- **What you should do**
The answer consists solely of the listing's lines from the first through the line containing "C1: capacitance = 1 μF, initial charge = 20", each reproduced exactly.
====== Working data ======
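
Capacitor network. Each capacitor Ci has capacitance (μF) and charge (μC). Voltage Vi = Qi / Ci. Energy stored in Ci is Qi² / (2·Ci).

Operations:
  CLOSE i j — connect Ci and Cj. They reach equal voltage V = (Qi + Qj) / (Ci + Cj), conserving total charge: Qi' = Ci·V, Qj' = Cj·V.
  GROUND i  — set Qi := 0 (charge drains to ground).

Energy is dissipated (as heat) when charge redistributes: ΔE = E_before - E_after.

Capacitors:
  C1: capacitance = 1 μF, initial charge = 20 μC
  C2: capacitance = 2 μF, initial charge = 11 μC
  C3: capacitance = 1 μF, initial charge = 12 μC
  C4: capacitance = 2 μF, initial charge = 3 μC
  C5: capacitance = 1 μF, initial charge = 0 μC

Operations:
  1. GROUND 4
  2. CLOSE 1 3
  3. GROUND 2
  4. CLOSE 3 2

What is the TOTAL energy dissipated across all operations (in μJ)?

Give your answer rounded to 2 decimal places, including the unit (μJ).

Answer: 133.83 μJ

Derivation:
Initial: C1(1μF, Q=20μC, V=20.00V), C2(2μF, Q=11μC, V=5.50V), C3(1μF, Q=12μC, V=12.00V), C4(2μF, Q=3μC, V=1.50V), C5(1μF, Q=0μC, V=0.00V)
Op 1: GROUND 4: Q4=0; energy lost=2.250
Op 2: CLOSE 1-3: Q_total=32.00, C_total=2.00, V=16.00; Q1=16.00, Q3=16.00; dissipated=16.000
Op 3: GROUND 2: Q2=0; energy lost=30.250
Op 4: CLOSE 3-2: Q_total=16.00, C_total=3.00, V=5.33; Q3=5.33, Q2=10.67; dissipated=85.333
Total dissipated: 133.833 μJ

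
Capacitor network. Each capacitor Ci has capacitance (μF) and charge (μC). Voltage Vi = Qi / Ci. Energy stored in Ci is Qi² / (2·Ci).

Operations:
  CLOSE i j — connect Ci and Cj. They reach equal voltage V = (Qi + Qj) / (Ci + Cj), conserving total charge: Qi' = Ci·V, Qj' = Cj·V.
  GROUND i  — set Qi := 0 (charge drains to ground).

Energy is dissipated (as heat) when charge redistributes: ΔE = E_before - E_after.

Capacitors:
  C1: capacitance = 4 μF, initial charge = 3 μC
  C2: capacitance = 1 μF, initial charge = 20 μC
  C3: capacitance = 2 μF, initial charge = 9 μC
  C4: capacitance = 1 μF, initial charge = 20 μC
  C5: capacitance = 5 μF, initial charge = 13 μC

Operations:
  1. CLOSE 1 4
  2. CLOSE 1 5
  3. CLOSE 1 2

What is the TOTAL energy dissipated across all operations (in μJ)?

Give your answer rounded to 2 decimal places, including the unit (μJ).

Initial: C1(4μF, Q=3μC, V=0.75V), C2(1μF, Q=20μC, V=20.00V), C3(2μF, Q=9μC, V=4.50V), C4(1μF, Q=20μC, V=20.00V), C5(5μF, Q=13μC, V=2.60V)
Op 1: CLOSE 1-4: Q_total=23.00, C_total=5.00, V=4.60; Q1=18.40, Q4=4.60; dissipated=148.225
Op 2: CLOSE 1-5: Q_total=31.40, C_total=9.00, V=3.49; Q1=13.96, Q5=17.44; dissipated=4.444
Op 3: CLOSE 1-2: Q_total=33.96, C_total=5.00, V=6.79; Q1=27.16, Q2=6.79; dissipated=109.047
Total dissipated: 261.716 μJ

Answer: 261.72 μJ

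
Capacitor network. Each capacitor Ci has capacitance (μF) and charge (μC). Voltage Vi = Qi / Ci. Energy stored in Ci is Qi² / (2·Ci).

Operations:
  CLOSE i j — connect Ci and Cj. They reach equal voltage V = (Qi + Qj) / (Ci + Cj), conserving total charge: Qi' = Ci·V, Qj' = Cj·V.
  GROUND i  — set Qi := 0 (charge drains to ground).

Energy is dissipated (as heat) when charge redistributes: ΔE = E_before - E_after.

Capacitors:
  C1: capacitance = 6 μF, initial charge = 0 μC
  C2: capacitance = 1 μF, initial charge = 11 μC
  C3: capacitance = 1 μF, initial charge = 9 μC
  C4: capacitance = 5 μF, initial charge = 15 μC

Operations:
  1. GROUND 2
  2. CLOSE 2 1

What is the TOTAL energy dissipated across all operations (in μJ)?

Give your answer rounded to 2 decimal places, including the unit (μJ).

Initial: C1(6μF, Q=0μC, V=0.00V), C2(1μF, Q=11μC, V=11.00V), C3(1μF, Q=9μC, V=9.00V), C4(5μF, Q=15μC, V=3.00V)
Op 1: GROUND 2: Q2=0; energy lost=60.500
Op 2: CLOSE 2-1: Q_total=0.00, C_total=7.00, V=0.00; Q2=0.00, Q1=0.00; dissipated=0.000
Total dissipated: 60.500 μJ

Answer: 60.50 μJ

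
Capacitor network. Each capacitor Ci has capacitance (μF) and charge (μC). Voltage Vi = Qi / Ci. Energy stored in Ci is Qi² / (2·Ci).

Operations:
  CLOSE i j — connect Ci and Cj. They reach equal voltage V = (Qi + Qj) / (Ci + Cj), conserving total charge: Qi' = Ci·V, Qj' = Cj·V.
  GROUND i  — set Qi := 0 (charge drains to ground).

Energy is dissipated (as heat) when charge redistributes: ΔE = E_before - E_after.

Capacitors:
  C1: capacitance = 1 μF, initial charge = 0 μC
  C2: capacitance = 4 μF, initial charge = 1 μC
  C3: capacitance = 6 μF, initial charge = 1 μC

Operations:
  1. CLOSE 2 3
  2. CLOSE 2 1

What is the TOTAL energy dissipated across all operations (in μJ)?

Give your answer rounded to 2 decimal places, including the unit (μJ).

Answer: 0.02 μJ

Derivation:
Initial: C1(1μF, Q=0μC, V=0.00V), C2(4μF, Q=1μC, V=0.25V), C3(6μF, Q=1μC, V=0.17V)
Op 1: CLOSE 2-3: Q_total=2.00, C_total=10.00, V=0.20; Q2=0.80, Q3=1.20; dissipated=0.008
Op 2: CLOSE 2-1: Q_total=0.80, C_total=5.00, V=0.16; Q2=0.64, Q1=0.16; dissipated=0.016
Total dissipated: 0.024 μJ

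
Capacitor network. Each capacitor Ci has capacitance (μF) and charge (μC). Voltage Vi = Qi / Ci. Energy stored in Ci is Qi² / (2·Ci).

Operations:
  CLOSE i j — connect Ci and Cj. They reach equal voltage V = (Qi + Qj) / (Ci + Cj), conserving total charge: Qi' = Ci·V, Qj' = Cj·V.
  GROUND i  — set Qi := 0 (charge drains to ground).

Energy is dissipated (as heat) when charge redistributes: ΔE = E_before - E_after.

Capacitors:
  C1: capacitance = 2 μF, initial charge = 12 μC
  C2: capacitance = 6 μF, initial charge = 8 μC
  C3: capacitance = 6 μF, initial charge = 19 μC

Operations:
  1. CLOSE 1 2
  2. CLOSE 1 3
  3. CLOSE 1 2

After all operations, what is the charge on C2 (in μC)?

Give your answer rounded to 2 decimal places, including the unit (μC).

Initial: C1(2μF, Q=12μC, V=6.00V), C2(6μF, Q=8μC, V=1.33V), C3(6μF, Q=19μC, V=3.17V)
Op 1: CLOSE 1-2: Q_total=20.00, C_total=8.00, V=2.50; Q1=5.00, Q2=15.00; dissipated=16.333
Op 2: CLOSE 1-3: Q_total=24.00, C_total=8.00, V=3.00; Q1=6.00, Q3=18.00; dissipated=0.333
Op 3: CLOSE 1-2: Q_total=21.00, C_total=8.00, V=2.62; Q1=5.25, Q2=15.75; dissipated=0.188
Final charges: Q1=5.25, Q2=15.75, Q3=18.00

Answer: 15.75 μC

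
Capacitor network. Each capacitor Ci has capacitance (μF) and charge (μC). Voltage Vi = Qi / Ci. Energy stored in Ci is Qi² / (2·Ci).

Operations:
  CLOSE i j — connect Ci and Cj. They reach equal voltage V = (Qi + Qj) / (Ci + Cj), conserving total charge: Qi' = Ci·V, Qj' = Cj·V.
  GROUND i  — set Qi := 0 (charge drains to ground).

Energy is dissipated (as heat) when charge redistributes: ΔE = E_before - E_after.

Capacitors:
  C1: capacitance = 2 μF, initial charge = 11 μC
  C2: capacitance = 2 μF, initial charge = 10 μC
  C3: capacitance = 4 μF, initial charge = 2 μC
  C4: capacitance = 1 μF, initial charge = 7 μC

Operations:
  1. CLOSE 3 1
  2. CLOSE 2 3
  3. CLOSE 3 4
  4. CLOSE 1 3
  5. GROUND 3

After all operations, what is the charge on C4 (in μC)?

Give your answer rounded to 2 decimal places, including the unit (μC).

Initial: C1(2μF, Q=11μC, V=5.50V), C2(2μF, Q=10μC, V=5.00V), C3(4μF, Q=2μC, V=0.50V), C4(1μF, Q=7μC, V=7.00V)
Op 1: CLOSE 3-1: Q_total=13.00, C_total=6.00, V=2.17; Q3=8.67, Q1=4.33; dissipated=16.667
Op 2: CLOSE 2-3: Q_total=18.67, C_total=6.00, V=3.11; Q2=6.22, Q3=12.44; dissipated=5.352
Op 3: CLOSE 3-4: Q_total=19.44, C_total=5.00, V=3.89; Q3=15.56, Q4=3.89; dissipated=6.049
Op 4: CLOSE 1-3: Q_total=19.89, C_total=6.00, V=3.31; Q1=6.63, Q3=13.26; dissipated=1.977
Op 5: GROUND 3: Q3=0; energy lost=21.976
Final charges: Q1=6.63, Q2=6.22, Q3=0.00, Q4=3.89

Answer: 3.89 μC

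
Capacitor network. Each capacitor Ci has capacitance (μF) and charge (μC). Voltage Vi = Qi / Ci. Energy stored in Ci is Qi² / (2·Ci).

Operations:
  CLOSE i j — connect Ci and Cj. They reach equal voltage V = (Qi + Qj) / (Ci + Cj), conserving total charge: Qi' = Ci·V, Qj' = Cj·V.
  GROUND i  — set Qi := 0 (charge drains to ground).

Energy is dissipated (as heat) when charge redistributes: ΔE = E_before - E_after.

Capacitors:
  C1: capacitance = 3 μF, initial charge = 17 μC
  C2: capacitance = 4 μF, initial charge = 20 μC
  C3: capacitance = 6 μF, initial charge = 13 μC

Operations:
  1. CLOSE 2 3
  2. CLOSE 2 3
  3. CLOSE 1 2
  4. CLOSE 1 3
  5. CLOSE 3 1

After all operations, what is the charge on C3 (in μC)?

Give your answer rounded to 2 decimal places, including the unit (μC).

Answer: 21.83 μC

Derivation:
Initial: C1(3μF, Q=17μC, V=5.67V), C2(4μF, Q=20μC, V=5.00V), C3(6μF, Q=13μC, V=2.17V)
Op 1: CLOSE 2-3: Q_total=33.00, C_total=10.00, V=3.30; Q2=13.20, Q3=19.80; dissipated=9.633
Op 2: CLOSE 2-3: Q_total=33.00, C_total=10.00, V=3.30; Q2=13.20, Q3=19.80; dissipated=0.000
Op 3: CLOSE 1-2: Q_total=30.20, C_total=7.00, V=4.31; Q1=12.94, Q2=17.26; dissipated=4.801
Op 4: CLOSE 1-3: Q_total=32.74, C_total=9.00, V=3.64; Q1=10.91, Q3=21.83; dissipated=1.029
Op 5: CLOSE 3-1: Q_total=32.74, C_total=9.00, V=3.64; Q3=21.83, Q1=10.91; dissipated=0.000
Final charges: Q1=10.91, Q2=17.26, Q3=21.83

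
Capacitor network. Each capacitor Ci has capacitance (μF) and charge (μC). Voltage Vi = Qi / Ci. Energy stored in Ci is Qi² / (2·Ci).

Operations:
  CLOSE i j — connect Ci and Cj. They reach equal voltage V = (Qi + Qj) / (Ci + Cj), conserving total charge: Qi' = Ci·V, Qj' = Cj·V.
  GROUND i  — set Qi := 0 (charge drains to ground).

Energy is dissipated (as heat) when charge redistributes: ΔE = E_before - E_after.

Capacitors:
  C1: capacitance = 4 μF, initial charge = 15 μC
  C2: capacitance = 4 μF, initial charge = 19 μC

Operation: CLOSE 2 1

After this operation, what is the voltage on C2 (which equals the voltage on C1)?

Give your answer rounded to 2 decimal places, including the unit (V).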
======
- **Solved problem**
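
Capacitor network. Each capacitor Ci has capacitance (μF) and charge (μC). Voltage Vi = Qi / Ci. Energy stored in Ci is Qi² / (2·Ci).

Operations:
  CLOSE i j — connect Ci and Cj. They reach equal voltage V = (Qi + Qj) / (Ci + Cj), conserving total charge: Qi' = Ci·V, Qj' = Cj·V.
  GROUND i  — set Qi := 0 (charge drains to ground).

Energy is dissipated (as heat) when charge redistributes: ΔE = E_before - E_after.

Capacitors:
  C1: capacitance = 1 μF, initial charge = 20 μC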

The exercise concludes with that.